Exercise prompt:
Below this line is a set of entries; quote exactly the lines from the line that contains "A supplier quotes" to the line that contains "Chennai–Rotterdam | 7541.42 |", both lines included.

Stored data entries:
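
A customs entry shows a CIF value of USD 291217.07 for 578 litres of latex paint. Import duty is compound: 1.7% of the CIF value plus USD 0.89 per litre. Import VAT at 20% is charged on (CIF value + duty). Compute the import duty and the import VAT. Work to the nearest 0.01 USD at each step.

Ad valorem component: 291217.07 × 1.7% = 4950.69
Specific component: 578 × 0.89 = 514.42
Import duty = 4950.69 + 514.42 = 5465.11
VAT base = CIF + duty = 291217.07 + 5465.11 = 296682.18
Import VAT = 296682.18 × 20% = 59336.44

Import duty: USD 5465.11; import VAT: USD 59336.44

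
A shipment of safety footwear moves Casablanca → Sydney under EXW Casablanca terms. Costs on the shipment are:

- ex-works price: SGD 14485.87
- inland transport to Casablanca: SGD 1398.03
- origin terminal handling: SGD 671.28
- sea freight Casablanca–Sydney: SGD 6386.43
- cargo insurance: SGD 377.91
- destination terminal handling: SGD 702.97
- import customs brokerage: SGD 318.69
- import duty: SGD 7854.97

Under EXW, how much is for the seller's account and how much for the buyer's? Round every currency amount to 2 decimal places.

EXW: the seller makes goods available at their premises; the buyer bears all onward costs.
Seller's account: goods 14485.87 = 14485.87
Buyer's account: inland to port 1398.03 + origin terminal 671.28 + freight 6386.43 + insurance 377.91 + destination terminal 702.97 + brokerage 318.69 + duty 7854.97 = 17710.28

Seller: SGD 14485.87; buyer: SGD 17710.28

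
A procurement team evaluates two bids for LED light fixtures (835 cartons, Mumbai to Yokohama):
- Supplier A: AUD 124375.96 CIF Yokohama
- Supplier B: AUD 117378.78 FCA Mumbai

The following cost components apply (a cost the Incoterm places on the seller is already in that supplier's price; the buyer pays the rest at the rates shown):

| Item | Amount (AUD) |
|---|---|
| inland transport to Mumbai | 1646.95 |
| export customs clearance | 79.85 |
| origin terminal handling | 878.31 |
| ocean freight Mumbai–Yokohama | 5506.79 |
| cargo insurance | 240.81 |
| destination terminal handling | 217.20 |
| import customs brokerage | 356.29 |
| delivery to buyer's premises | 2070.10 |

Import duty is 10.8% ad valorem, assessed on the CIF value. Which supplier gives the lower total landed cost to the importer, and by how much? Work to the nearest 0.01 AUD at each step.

Supplier B is cheaper by AUD 411.36

Supplier A (CIF):
The CIF price already equals the CIF value: 124375.96
Import duty = 124375.96 × 10.8% = 13432.60
Buyer bears (A): 217.20 + 356.29 + 2070.10 = 2643.59
Landed cost (A) = invoice 124375.96 + 2643.59 + duty 13432.60 = 140452.15
Supplier B (FCA):
CIF value = FCA price + origin terminal + freight + insurance = 117378.78 + 878.31 + 5506.79 + 240.81 = 124004.69
Import duty = 124004.69 × 10.8% = 13392.51
Buyer bears (B): 878.31 + 5506.79 + 240.81 + 217.20 + 356.29 + 2070.10 = 9269.50
Landed cost (B) = invoice 117378.78 + 9269.50 + duty 13392.51 = 140040.79
Difference = |140452.15 − 140040.79| = 411.36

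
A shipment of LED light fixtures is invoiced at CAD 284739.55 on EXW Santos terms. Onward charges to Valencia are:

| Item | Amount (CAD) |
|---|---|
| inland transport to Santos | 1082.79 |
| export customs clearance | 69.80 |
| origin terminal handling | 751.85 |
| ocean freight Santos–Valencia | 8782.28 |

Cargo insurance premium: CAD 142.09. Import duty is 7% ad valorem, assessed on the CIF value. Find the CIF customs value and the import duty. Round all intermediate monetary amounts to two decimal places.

CIF value: CAD 295568.36; import duty: CAD 20689.79

CIF = EXW price + pre-shipment costs + freight + insurance
CIF = 284739.55 + 1082.79 + 69.80 + 751.85 + 8782.28 + 142.09 = 295568.36
Import duty = 295568.36 × 7% = 20689.79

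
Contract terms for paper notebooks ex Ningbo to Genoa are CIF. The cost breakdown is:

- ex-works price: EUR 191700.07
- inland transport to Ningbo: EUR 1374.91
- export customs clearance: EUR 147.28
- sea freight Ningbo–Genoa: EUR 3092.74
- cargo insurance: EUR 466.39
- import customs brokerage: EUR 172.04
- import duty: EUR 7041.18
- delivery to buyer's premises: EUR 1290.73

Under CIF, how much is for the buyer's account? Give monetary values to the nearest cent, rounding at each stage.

CIF: the seller pays costs through ocean freight and marine insurance to the destination port.
Seller's account: goods 191700.07 + inland to port 1374.91 + export clearance 147.28 + freight 3092.74 + insurance 466.39 = 196781.39
Buyer's account: brokerage 172.04 + duty 7041.18 + delivery 1290.73 = 8503.95

Buyer's account: EUR 8503.95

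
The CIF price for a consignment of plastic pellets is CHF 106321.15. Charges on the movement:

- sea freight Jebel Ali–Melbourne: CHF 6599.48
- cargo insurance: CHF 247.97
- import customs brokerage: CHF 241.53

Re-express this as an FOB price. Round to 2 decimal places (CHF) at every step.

Not relevant to the conversion: brokerage — on the buyer under both terms; not part of either seller's price.
From CIF to FOB, the seller no longer bears: freight, insurance.
FOB price = 106321.15 − 6599.48 − 247.97 = 99473.70

FOB price: CHF 99473.70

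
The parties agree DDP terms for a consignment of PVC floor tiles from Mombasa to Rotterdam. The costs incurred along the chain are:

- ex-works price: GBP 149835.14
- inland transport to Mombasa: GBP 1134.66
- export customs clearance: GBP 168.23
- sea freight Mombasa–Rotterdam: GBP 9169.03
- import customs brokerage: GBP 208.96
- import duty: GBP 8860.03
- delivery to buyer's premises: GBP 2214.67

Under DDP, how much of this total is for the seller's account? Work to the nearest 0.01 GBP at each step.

DDP: the seller bears all costs including import duty.
Seller's account: goods 149835.14 + inland to port 1134.66 + export clearance 168.23 + freight 9169.03 + brokerage 208.96 + duty 8860.03 + delivery 2214.67 = 171590.72
Buyer's account: 0.00

Seller's account: GBP 171590.72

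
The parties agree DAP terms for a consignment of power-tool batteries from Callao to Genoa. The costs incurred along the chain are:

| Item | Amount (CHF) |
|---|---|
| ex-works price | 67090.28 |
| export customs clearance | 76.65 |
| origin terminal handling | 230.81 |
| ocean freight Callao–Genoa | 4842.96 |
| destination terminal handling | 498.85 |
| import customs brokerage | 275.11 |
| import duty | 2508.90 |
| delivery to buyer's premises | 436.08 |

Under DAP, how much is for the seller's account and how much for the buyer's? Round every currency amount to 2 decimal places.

Seller: CHF 73175.63; buyer: CHF 2784.01

DAP: the seller bears all costs to the named destination except import duty and clearance.
Seller's account: goods 67090.28 + export clearance 76.65 + origin terminal 230.81 + freight 4842.96 + destination terminal 498.85 + delivery 436.08 = 73175.63
Buyer's account: brokerage 275.11 + duty 2508.90 = 2784.01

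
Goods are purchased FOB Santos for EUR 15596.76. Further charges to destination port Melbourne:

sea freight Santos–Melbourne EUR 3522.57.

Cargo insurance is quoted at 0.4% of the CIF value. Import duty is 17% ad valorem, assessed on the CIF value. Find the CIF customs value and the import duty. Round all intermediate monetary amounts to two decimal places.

CIF value: EUR 19196.11; import duty: EUR 3263.34

Let C be the CIF value. C = FOB price + freight + 0.4% × C
C − 0.4% × C = 15596.76 + 3522.57
0.996 × C = 19119.33
C = 19119.33 / 0.996 = 19196.11
Insurance premium = 0.4% × 19196.11 = 76.78
Import duty = 19196.11 × 17% = 3263.34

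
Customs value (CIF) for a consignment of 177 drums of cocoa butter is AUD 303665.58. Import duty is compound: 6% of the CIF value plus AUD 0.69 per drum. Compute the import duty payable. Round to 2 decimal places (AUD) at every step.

Import duty: AUD 18342.06

Ad valorem component: 303665.58 × 6% = 18219.93
Specific component: 177 × 0.69 = 122.13
Import duty = 18219.93 + 122.13 = 18342.06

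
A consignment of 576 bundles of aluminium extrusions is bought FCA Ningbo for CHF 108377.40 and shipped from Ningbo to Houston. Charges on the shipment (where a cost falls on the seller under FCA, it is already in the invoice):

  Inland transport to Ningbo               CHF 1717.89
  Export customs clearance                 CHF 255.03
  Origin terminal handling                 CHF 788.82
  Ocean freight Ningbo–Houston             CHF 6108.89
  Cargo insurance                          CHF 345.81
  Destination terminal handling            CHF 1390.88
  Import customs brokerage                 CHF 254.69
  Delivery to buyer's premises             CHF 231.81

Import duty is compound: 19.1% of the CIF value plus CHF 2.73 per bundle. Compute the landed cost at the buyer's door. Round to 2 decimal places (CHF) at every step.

Total landed cost: CHF 141154.38

FCA: the seller delivers export-cleared goods to the carrier; the buyer bears costs from that point.
Already in the invoice (seller's account under FCA): inland to port, export clearance — exclude.
CIF value = FCA price + origin terminal + freight + insurance = 108377.40 + 788.82 + 6108.89 + 345.81 = 115620.92
Ad valorem component: 115620.92 × 19.1% = 22083.60
Specific component: 576 × 2.73 = 1572.48
Import duty = 22083.60 + 1572.48 = 23656.08
Buyer bears: origin terminal 788.82 + freight 6108.89 + insurance 345.81 + destination terminal 1390.88 + brokerage 254.69 + delivery 231.81 + duty 23656.08 = 32776.98
Landed cost = invoice 108377.40 + 32776.98 = 141154.38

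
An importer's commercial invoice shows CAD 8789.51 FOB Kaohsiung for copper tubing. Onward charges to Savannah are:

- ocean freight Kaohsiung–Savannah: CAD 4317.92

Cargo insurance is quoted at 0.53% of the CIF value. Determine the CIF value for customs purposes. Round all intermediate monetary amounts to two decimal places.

Let C be the CIF value. C = FOB price + freight + 0.53% × C
C − 0.53% × C = 8789.51 + 4317.92
0.9947 × C = 13107.43
C = 13107.43 / 0.9947 = 13177.27
Insurance premium = 0.53% × 13177.27 = 69.84

CIF value: CAD 13177.27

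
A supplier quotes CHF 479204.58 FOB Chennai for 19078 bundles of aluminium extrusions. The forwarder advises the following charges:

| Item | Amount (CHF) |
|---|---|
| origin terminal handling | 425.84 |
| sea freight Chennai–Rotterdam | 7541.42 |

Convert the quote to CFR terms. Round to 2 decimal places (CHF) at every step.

Not relevant to the conversion: origin terminal — on the seller under both FOB and CFR; already in the FOB price and stays in the CFR price.
From FOB to CFR, the seller additionally bears: freight.
CFR price = 479204.58 + 7541.42 = 486746.00

CFR price: CHF 486746.00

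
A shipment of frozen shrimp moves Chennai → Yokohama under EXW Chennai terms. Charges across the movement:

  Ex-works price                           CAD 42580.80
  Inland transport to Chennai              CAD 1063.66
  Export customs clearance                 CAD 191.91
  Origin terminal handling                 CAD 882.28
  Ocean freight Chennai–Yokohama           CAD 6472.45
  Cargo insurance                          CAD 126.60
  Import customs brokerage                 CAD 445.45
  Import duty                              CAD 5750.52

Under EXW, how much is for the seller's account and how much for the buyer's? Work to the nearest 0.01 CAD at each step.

EXW: the seller makes goods available at their premises; the buyer bears all onward costs.
Seller's account: goods 42580.80 = 42580.80
Buyer's account: inland to port 1063.66 + export clearance 191.91 + origin terminal 882.28 + freight 6472.45 + insurance 126.60 + brokerage 445.45 + duty 5750.52 = 14932.87

Seller: CAD 42580.80; buyer: CAD 14932.87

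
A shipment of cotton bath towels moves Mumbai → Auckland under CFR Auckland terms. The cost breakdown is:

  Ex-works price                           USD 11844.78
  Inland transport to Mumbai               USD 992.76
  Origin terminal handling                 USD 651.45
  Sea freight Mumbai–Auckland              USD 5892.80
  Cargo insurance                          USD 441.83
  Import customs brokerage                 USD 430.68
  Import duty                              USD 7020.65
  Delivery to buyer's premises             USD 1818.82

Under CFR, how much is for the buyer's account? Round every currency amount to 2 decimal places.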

Your solution:
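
A supplier quotes CHF 479204.58 FOB Chennai for 19078 bundles of aluminium extrusions. The forwarder advises the following charges:

| Item | Amount (CHF) |
|---|---|
| origin terminal handling | 425.84 |
| sea freight Chennai–Rotterdam | 7541.42 |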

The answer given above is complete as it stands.